### DATA
────────
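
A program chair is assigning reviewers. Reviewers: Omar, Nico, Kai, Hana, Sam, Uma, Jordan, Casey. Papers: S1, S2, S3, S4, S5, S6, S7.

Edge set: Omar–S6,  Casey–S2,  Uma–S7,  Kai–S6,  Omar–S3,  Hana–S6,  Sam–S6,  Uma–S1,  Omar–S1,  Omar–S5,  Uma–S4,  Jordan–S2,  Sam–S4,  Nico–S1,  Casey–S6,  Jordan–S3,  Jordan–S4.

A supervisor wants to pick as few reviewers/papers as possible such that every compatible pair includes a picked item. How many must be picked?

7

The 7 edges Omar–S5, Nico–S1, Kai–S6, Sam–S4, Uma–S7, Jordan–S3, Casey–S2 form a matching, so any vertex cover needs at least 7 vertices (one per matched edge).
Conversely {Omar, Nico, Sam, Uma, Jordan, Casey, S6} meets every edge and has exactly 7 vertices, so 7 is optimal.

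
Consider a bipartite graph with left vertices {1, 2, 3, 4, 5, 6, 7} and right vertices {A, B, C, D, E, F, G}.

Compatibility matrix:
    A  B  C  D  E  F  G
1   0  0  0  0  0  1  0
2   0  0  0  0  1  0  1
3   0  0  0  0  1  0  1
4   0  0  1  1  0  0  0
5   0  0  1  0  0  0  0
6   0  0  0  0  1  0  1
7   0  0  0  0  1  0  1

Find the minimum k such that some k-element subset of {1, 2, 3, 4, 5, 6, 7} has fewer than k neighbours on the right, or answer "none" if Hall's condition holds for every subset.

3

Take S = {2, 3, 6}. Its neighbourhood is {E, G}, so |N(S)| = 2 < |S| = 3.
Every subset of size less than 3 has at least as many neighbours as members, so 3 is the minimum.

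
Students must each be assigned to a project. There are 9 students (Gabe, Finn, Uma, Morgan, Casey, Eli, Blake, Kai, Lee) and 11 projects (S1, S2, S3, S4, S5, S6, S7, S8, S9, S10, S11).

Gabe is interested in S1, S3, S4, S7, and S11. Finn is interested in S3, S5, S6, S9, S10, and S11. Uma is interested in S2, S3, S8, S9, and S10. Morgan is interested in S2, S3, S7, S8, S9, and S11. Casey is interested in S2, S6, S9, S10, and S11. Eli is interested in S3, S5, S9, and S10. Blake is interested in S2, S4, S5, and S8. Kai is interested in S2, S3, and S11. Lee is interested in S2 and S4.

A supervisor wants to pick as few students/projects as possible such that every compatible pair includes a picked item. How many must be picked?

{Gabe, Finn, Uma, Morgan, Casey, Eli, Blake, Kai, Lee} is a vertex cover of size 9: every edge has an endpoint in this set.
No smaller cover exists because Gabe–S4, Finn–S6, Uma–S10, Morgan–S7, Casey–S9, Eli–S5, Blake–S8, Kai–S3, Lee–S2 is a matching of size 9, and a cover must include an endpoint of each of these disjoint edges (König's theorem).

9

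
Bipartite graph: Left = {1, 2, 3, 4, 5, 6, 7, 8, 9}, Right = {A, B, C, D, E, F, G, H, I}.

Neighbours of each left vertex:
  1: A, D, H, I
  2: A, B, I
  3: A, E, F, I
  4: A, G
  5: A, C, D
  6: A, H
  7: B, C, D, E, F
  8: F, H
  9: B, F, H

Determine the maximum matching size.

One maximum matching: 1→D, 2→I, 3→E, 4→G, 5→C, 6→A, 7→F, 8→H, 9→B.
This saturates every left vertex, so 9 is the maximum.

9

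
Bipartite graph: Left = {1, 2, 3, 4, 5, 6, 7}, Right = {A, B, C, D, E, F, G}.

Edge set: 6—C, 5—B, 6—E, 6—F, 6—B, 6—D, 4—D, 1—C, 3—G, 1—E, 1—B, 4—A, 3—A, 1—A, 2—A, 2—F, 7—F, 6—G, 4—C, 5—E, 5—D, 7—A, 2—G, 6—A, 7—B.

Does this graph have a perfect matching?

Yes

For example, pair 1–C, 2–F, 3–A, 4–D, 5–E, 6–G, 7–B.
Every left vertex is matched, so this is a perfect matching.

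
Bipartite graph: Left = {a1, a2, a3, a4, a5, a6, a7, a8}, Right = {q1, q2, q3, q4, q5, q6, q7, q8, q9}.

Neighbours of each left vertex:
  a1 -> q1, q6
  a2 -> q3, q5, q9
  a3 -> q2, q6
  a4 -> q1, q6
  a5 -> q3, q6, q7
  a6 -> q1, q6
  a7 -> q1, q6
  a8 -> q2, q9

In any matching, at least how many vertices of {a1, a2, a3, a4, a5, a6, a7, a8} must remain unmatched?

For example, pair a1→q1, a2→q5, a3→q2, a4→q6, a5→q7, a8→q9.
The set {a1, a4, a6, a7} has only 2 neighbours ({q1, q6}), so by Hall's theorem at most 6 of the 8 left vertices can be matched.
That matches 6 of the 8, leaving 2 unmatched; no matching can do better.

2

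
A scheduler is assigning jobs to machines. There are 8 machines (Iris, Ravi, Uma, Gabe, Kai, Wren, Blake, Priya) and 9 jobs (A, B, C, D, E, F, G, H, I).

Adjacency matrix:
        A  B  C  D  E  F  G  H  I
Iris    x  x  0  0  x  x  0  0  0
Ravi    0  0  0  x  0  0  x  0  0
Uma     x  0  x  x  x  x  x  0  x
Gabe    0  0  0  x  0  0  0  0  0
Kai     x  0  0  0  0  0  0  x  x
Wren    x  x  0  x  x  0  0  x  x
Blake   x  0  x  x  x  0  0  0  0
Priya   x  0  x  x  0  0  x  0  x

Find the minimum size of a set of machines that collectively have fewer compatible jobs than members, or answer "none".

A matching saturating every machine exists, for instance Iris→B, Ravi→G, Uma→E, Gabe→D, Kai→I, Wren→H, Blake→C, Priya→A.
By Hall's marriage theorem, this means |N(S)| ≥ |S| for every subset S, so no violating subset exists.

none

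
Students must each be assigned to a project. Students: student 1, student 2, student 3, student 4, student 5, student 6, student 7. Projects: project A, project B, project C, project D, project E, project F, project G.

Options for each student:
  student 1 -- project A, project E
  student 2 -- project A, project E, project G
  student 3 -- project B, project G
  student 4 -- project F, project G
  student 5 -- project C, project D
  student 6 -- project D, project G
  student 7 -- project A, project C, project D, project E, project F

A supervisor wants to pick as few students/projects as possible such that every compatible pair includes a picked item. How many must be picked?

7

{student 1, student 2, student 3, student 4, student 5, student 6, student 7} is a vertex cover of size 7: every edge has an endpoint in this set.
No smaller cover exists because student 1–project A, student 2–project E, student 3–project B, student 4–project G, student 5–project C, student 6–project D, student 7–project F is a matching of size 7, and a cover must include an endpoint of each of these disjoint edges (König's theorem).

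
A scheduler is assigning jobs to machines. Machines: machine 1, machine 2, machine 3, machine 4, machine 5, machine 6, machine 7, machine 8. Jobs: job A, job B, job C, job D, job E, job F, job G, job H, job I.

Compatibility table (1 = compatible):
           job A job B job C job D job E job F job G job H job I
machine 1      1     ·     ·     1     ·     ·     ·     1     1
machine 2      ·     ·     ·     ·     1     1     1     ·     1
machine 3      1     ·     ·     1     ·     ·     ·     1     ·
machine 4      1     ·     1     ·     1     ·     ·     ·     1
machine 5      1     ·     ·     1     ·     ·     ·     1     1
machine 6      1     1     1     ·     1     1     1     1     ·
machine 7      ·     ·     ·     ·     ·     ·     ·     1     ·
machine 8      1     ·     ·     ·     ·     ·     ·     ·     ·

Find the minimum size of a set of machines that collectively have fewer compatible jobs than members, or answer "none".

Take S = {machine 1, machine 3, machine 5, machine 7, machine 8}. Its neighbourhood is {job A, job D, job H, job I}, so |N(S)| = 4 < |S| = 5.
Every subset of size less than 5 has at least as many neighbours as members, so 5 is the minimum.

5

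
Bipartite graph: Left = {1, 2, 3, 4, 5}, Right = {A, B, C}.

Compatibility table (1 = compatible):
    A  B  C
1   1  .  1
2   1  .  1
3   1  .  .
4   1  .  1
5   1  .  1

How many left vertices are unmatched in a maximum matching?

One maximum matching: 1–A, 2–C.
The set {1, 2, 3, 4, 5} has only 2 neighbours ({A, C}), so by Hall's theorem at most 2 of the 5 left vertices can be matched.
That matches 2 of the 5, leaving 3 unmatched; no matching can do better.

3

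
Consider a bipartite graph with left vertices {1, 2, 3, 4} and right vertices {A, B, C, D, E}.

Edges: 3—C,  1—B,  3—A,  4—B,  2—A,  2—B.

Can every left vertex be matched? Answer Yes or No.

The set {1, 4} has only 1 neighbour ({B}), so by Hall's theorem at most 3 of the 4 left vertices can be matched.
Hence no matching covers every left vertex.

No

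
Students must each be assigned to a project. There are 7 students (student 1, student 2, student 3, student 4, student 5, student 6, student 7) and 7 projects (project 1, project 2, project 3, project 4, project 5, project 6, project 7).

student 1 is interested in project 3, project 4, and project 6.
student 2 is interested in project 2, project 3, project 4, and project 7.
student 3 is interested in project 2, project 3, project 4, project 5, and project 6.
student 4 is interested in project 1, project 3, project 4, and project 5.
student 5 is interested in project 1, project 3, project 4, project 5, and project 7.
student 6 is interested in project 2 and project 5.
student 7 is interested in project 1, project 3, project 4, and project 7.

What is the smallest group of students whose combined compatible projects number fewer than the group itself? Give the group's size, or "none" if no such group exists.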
────────
Scan the entries above. Copy each line that has the string "assigning".

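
A program chair is assigning reviewers. Reviewers: Omar, Nico, Kai, Hana, Sam, Uma, Jordan, Casey. Papers: S1, S2, S3, S4, S5, S6, S7.
A scheduler is assigning jobs to machines. There are 8 machines (Iris, Ravi, Uma, Gabe, Kai, Wren, Blake, Priya) and 9 jobs (A, B, C, D, E, F, G, H, I).
A scheduler is assigning jobs to machines. Machines: machine 1, machine 2, machine 3, machine 4, machine 5, machine 6, machine 7, machine 8. Jobs: job A, job B, job C, job D, job E, job F, job G, job H, job I.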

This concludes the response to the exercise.